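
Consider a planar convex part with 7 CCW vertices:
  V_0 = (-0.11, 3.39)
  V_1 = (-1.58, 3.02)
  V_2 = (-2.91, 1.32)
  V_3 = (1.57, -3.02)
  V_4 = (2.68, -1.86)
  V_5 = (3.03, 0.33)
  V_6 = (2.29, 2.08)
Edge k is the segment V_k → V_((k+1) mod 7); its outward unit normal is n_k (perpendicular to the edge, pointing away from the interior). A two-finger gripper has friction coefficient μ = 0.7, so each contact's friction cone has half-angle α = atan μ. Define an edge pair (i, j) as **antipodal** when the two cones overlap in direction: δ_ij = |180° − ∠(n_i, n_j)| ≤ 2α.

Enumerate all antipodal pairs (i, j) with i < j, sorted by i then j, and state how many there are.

α = atan 0.7 = 34.99°;  2α = 69.98°
n_0 = (-0.2441, +0.9698)
n_1 = (-0.7876, +0.6162)
n_2 = (-0.6958, -0.7182)
n_3 = (+0.7225, -0.6914)
n_4 = (+0.9875, -0.1578)
n_5 = (+0.9210, +0.3895)
n_6 = (+0.4791, +0.8778)
  (0,1): δ = 142.17°  ·
  (0,2): δ = 58.22°  ✓
  (0,3): δ = 32.13°  ✓
  (0,4): δ = 66.79°  ✓
  (0,5): δ = 98.79°  ·
  (0,6): δ = 137.24°  ·
  (1,2): δ = 96.05°  ·
  (1,3): δ = 5.70°  ✓
  (1,4): δ = 28.96°  ✓
  (1,5): δ = 60.96°  ✓
  (1,6): δ = 99.41°  ·
  (2,3): δ = 89.65°  ·
  (2,4): δ = 54.99°  ✓
  (2,5): δ = 22.99°  ✓
  (2,6): δ = 15.46°  ✓
  (3,4): δ = 145.34°  ·
  (3,5): δ = 113.34°  ·
  (3,6): δ = 74.89°  ·
  (4,5): δ = 148.00°  ·
  (4,6): δ = 109.55°  ·
  (5,6): δ = 141.55°  ·
antipodal pairs: 9

count = 9; pairs: (0,2), (0,3), (0,4), (1,3), (1,4), (1,5), (2,4), (2,5), (2,6)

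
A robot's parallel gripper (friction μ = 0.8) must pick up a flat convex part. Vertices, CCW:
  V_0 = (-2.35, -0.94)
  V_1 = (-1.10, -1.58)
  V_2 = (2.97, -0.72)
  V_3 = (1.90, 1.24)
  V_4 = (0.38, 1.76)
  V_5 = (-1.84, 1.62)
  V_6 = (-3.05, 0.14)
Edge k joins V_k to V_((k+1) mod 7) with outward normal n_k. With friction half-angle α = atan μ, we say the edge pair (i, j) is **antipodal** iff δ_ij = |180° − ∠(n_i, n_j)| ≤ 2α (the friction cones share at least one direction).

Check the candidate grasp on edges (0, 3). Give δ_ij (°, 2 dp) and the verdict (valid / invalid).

α = atan 0.8 = 38.66°;  2α = 77.32°
edge 0: e_0 = (+1.25, -0.64);  n_0 = (-0.4557, -0.8901)
edge 3: e_3 = (-1.52, +0.52);  n_3 = (+0.3237, +0.9462)
∠(n_0, n_3) = 171.77°
δ = |180° − 171.77°| = 8.23°
8.23° ≤ 2α = 77.32°  →  valid

δ = 8.23°, valid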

····················

The task – Return the lines above precisely as they appear, beginning at the first line and ending at the line with "V_6 = (2.29, 2.08)", and nothing after it.

Written response –
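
Consider a planar convex part with 7 CCW vertices:
  V_0 = (-0.11, 3.39)
  V_1 = (-1.58, 3.02)
  V_2 = (-2.91, 1.32)
  V_3 = (1.57, -3.02)
  V_4 = (2.68, -1.86)
  V_5 = (3.03, 0.33)
  V_6 = (2.29, 2.08)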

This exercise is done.